EXERCISE GOAL:
From the entries, return every line where the string "Answer" shows up.

[Records drawn from a dataset]

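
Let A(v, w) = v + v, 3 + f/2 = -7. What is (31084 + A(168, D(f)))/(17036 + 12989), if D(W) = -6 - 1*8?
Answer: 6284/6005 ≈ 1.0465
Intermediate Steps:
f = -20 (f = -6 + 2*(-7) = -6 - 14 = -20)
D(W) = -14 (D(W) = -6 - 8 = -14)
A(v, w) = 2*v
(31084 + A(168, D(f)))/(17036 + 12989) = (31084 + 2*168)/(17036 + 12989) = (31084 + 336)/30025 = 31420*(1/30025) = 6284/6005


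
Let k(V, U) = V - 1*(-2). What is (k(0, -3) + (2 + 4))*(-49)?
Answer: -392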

...

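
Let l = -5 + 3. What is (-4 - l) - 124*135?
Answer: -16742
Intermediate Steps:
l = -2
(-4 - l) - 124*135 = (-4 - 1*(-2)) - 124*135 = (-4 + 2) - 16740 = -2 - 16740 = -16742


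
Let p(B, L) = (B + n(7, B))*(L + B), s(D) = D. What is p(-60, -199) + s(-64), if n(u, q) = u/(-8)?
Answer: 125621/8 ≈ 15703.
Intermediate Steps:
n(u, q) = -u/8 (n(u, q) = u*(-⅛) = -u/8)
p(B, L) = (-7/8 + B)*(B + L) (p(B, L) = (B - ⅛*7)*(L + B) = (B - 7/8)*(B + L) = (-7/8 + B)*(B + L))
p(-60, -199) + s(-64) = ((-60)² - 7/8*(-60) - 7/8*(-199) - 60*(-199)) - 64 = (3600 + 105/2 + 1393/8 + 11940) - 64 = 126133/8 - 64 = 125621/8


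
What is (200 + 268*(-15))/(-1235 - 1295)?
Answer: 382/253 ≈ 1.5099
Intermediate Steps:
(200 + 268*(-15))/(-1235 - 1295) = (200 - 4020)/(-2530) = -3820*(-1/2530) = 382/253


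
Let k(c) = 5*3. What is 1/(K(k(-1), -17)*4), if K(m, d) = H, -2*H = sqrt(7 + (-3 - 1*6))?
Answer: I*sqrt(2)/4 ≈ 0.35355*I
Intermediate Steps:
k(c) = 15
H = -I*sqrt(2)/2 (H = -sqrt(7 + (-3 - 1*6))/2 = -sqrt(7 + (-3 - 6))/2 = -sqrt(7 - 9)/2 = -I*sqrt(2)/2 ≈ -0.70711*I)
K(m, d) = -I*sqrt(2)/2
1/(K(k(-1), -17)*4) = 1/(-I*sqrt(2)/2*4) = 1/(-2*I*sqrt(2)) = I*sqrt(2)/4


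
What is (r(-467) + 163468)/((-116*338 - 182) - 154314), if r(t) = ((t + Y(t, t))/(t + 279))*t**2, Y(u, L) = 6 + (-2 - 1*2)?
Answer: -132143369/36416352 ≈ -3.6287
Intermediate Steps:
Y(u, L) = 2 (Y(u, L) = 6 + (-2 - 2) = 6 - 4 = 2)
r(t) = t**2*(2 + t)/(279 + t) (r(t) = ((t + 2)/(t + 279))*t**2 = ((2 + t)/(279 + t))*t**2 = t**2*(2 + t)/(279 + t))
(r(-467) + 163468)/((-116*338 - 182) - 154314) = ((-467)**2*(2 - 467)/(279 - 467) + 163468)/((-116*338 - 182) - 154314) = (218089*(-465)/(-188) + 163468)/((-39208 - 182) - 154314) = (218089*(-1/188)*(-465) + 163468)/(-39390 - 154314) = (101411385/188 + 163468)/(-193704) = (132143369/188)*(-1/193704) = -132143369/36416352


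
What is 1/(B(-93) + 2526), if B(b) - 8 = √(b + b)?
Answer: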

RESPONSE:
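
Answer: 6284/6005 ≈ 1.0465
Answer: -392
Answer: -16742
Answer: 125621/8 ≈ 15703.
Answer: 382/253 ≈ 1.5099
Answer: I*sqrt(2)/4 ≈ 0.35355*I
Answer: -132143369/36416352 ≈ -3.6287
Answer: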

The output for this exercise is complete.